= Task input =
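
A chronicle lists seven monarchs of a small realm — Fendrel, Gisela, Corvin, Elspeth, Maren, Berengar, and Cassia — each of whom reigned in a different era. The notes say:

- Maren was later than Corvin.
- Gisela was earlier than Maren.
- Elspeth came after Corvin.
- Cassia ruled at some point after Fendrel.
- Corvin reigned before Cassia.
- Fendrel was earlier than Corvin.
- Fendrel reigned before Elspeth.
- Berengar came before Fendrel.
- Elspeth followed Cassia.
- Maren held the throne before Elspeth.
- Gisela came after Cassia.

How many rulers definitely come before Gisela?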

...

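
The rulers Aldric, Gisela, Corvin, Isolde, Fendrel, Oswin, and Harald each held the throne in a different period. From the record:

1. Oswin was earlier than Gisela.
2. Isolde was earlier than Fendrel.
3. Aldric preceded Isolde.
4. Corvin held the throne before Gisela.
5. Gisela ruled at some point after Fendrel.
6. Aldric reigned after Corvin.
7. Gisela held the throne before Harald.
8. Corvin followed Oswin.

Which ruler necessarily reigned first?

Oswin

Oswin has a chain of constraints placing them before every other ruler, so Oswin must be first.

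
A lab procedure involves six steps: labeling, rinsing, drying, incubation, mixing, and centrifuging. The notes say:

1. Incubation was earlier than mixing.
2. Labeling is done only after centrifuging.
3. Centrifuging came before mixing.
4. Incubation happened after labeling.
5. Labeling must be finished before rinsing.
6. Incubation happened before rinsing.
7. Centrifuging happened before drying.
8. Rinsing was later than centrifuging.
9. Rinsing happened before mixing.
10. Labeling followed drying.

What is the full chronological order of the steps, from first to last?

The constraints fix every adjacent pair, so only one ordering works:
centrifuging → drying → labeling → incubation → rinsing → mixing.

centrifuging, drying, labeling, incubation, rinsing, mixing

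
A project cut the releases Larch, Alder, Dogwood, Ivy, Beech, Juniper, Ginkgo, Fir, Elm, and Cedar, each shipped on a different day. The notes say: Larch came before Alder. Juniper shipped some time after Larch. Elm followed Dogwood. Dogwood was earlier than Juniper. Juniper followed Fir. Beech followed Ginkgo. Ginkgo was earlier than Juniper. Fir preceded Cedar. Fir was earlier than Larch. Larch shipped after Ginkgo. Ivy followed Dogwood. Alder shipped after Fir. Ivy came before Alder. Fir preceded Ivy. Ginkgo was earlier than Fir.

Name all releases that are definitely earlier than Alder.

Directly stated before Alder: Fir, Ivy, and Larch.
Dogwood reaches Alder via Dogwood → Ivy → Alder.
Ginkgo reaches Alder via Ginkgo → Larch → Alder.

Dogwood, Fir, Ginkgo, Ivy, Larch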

---

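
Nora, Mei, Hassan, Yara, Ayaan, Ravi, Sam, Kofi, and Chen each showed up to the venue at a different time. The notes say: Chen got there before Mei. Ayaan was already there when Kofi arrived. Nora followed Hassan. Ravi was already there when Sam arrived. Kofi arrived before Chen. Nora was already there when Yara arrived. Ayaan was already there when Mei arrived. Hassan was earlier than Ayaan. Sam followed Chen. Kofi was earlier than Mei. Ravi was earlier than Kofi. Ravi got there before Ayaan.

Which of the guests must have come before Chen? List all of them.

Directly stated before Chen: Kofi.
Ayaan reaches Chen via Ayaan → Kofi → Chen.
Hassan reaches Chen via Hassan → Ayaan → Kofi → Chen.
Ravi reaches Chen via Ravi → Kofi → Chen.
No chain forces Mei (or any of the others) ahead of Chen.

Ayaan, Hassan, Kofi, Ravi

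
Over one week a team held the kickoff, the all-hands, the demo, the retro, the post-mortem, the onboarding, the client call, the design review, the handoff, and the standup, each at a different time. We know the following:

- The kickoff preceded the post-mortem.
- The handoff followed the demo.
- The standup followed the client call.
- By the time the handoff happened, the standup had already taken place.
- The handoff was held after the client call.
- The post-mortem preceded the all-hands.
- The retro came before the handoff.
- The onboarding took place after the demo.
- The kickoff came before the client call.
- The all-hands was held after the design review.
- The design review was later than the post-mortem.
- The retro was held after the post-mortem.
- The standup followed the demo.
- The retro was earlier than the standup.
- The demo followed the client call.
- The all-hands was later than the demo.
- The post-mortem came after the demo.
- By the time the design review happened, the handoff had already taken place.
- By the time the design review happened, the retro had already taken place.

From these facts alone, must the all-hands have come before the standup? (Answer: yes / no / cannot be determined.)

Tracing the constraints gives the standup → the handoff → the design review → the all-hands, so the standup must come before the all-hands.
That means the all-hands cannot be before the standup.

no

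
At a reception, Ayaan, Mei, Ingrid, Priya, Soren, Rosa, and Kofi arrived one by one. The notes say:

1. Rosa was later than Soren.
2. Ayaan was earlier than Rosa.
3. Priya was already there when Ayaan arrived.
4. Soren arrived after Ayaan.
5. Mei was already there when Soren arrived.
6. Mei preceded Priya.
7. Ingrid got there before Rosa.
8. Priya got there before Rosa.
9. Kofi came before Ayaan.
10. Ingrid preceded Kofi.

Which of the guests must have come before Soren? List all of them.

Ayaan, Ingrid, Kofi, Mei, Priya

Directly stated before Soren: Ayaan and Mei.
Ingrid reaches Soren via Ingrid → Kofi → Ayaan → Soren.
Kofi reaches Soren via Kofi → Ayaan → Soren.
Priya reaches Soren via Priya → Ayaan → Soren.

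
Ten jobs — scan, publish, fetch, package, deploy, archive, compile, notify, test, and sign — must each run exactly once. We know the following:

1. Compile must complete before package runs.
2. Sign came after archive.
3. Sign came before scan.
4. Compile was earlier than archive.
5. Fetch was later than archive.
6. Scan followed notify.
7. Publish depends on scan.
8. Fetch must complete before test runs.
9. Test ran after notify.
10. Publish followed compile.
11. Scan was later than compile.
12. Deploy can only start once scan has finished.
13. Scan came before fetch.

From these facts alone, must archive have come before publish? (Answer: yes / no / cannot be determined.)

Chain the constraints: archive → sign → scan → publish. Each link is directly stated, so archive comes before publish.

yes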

= Task brief =
Using the material above, transcribe exactly the lines from the line with "6. Mei preceded Priya." to the line with "2. Sign came after archive."; both count, and nothing else goes in.

= Response to this task =
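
6. Mei preceded Priya.
7. Ingrid got there before Rosa.
8. Priya got there before Rosa.
9. Kofi came before Ayaan.
10. Ingrid preceded Kofi.

Which of the guests must have come before Soren? List all of them.

Ayaan, Ingrid, Kofi, Mei, Priya

Directly stated before Soren: Ayaan and Mei.
Ingrid reaches Soren via Ingrid → Kofi → Ayaan → Soren.
Kofi reaches Soren via Kofi → Ayaan → Soren.
Priya reaches Soren via Priya → Ayaan → Soren.

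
Ten jobs — scan, publish, fetch, package, deploy, archive, compile, notify, test, and sign — must each run exactly once. We know the following:

1. Compile must complete before package runs.
2. Sign came after archive.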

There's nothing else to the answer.